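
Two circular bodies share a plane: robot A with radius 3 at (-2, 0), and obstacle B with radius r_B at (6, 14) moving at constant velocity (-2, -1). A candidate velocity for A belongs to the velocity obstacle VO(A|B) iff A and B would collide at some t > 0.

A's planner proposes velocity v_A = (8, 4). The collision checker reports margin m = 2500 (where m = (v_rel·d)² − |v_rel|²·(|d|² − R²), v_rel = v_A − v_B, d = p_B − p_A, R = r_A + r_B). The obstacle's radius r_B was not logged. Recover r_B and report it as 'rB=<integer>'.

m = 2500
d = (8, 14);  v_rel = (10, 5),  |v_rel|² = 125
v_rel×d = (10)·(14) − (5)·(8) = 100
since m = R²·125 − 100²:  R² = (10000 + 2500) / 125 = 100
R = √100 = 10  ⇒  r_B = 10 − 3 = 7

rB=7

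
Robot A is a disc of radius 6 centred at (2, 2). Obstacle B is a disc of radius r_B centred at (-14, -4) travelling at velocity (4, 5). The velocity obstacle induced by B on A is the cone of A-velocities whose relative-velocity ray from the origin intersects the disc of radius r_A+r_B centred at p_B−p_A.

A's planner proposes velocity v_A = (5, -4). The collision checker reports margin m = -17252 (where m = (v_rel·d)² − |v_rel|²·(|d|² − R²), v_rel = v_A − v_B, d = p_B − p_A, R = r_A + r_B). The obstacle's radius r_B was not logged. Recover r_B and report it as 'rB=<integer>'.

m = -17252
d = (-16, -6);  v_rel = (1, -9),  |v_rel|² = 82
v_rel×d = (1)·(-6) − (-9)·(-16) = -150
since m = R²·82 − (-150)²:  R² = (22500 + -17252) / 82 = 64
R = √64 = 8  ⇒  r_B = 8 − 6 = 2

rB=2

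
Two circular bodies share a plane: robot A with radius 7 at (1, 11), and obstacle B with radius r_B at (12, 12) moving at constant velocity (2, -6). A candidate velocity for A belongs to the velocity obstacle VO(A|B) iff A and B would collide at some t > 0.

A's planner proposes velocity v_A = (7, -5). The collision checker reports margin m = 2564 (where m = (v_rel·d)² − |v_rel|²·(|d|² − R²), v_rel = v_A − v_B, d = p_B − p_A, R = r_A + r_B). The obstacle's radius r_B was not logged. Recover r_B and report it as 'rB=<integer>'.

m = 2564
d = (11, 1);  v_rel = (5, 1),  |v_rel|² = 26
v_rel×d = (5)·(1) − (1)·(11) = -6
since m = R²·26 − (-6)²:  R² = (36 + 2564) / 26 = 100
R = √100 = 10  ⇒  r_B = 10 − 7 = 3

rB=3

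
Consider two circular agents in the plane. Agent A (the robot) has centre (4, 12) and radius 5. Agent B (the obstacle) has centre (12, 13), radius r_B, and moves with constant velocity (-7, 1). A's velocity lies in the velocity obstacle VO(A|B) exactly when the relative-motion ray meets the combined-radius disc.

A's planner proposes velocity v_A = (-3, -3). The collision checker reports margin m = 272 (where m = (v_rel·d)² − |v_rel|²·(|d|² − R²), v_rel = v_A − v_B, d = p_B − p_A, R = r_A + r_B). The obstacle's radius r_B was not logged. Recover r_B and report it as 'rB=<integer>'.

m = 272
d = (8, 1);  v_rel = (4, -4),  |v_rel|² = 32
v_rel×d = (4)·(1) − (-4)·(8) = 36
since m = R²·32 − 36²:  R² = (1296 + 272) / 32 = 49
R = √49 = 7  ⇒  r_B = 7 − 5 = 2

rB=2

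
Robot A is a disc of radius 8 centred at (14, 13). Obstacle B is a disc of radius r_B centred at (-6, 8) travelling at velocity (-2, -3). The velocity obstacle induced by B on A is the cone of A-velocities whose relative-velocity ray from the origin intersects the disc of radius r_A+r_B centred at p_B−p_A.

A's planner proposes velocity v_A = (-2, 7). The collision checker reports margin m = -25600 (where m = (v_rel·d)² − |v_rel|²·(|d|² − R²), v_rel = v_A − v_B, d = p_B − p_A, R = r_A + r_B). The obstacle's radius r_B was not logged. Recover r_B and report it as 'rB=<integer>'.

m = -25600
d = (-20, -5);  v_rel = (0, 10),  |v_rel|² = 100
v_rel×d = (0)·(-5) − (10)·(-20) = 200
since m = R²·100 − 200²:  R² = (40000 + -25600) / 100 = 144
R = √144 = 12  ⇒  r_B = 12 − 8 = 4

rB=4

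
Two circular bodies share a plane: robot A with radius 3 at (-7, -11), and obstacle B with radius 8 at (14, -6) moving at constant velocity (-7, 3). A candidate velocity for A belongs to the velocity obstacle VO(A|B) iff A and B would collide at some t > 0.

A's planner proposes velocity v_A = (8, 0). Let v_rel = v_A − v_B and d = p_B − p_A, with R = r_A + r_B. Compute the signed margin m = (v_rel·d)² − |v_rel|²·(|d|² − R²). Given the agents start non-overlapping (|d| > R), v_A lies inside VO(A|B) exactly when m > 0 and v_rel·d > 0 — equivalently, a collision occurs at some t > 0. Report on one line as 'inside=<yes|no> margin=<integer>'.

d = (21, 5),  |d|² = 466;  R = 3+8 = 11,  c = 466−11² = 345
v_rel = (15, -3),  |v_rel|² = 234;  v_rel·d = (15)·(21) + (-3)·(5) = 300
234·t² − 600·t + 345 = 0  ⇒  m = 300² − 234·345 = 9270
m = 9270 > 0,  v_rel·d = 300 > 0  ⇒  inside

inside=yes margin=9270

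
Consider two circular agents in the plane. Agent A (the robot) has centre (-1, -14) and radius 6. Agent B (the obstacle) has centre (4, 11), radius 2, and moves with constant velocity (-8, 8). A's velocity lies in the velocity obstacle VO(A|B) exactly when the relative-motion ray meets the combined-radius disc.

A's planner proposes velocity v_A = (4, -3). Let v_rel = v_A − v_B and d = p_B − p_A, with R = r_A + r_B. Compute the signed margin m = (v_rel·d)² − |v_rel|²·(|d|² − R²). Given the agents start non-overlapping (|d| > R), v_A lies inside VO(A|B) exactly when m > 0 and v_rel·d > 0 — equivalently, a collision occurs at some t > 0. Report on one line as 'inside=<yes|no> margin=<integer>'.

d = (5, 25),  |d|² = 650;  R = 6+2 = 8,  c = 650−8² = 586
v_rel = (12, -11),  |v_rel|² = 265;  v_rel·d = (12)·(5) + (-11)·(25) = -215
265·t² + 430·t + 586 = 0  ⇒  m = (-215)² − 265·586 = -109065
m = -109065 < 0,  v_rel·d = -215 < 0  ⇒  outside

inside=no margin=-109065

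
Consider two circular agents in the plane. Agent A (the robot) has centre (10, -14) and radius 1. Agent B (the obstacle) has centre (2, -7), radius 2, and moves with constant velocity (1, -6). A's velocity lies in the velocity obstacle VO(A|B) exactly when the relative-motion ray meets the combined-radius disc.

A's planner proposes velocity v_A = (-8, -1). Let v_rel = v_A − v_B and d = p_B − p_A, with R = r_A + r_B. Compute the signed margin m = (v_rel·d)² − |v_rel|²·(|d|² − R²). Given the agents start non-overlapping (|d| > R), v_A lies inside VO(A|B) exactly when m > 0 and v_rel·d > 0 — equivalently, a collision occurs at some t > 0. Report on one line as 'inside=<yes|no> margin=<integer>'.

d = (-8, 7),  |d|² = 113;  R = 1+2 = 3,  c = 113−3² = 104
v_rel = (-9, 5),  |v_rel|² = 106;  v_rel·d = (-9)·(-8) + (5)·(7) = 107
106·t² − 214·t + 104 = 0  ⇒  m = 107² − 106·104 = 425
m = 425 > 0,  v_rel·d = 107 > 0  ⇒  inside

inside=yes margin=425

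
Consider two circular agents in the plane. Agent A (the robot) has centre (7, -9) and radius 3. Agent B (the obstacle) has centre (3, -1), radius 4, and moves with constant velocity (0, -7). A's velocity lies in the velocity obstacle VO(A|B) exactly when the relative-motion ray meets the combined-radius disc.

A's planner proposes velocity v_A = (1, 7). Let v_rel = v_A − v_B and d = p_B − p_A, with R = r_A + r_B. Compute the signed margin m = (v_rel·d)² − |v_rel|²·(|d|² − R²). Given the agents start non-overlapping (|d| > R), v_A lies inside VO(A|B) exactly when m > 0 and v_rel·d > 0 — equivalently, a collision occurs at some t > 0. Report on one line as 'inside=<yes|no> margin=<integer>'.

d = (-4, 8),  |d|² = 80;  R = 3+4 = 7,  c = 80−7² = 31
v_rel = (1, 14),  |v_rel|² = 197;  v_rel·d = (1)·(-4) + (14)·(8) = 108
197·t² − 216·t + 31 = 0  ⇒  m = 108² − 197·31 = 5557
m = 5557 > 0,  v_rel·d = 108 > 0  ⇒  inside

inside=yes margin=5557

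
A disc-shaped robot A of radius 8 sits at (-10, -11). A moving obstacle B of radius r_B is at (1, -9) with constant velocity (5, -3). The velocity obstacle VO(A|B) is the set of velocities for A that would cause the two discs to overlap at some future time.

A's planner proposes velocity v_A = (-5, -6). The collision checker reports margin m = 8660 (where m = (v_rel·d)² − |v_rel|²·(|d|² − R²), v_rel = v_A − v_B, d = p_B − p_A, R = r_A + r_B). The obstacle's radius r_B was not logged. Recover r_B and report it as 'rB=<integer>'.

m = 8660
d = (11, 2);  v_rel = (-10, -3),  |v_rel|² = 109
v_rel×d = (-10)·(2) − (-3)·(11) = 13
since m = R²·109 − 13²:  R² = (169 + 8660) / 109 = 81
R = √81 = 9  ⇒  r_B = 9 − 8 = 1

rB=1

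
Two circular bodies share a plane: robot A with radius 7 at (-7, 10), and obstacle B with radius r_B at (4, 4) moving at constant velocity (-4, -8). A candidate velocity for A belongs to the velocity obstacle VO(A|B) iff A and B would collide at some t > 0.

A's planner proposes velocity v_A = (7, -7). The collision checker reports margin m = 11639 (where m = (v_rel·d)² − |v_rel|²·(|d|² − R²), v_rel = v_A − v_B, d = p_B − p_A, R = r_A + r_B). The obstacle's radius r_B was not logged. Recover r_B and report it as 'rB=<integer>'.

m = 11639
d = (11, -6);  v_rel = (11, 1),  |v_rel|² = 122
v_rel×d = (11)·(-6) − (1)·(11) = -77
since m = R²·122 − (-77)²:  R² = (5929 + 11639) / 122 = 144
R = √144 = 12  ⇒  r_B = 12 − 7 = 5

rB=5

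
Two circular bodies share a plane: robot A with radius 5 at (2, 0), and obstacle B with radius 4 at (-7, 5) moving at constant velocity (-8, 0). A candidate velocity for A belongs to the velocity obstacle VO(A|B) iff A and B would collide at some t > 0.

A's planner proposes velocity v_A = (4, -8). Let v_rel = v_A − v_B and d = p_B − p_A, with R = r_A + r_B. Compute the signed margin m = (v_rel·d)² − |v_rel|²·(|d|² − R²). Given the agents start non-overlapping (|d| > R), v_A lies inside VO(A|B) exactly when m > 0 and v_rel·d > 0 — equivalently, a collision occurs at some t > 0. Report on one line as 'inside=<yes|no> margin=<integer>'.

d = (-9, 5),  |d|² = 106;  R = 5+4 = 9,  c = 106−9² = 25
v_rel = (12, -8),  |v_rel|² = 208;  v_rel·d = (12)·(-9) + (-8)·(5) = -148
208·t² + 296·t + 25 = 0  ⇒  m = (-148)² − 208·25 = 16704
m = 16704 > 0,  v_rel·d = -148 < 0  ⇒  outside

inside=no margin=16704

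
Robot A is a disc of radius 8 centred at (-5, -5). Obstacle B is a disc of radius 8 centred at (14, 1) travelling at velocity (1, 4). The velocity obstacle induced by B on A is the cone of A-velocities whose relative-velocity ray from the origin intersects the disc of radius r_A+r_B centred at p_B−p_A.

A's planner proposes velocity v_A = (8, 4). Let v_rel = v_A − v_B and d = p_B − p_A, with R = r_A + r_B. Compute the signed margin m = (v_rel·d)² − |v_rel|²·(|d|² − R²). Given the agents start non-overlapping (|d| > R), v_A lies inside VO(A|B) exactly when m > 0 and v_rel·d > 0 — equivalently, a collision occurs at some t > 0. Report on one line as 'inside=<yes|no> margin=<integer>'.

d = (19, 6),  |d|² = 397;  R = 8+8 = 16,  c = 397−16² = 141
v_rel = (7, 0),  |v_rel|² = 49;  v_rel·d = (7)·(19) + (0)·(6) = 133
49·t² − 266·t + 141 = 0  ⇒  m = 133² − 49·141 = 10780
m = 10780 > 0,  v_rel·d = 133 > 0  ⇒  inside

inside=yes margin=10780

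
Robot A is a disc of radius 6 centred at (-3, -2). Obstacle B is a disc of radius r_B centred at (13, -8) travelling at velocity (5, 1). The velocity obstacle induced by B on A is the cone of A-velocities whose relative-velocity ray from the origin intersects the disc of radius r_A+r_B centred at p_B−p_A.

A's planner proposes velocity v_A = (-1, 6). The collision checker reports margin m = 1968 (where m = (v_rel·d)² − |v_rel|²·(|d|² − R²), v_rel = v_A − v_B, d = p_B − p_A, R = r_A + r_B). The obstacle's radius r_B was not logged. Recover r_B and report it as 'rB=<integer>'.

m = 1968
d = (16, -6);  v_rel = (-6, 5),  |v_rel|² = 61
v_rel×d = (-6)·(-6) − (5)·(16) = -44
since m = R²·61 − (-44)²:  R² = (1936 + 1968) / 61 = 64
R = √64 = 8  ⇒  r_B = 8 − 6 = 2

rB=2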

• **WHAT IS EXPECTED**
If a line in the data above holds the string "cone", copy it.

• **SOLVED PROBLEM**
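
Robot A is a disc of radius 6 centred at (2, 2). Obstacle B is a disc of radius r_B centred at (-14, -4) travelling at velocity (4, 5). The velocity obstacle induced by B on A is the cone of A-velocities whose relative-velocity ray from the origin intersects the disc of radius r_A+r_B centred at p_B−p_A.
Robot A is a disc of radius 8 centred at (14, 13). Obstacle B is a disc of radius r_B centred at (-6, 8) travelling at velocity (-2, -3). The velocity obstacle induced by B on A is the cone of A-velocities whose relative-velocity ray from the origin intersects the disc of radius r_A+r_B centred at p_B−p_A.
Robot A is a disc of radius 8 centred at (-5, -5). Obstacle B is a disc of radius 8 centred at (14, 1) travelling at velocity (1, 4). The velocity obstacle induced by B on A is the cone of A-velocities whose relative-velocity ray from the origin intersects the disc of radius r_A+r_B centred at p_B−p_A.
Robot A is a disc of radius 6 centred at (-3, -2). Obstacle B is a disc of radius r_B centred at (13, -8) travelling at velocity (5, 1). The velocity obstacle induced by B on A is the cone of A-velocities whose relative-velocity ray from the origin intersects the disc of radius r_A+r_B centred at p_B−p_A.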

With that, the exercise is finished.